**EXERCISE OBJECTIVE:** Return the listing word for word, as given.

**DATA EXTRACTS:**
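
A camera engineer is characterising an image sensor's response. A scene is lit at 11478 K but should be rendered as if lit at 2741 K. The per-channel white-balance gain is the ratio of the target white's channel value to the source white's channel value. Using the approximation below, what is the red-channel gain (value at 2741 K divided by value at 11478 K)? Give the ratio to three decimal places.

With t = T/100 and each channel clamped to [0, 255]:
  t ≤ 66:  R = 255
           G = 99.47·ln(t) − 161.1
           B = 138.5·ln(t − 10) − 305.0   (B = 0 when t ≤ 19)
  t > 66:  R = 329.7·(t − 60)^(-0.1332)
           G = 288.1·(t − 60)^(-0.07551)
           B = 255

At 11478 K (t = 114.78):
  R = 329.7·(114.78 − 60)^(-0.1332) = 329.7·54.78^(-0.1332) = 329.7·0.58670 = 193.435.
At 2741 K (t = 27.41):
  R = 255 by definition for t ≤ 66.
Gain = 255.000 / 193.435 = 1.3183 → 1.318.

1.318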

**RESPONSE:**
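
A camera engineer is characterising an image sensor's response. A scene is lit at 11478 K but should be rendered as if lit at 2741 K. The per-channel white-balance gain is the ratio of the target white's channel value to the source white's channel value. Using the approximation below, what is the red-channel gain (value at 2741 K divided by value at 11478 K)? Give the ratio to three decimal places.

With t = T/100 and each channel clamped to [0, 255]:
  t ≤ 66:  R = 255
           G = 99.47·ln(t) − 161.1
           B = 138.5·ln(t − 10) − 305.0   (B = 0 when t ≤ 19)
  t > 66:  R = 329.7·(t − 60)^(-0.1332)
           G = 288.1·(t − 60)^(-0.07551)
           B = 255

At 11478 K (t = 114.78):
  R = 329.7·(114.78 − 60)^(-0.1332) = 329.7·54.78^(-0.1332) = 329.7·0.58670 = 193.435.
At 2741 K (t = 27.41):
  R = 255 by definition for t ≤ 66.
Gain = 255.000 / 193.435 = 1.3183 → 1.318.

1.318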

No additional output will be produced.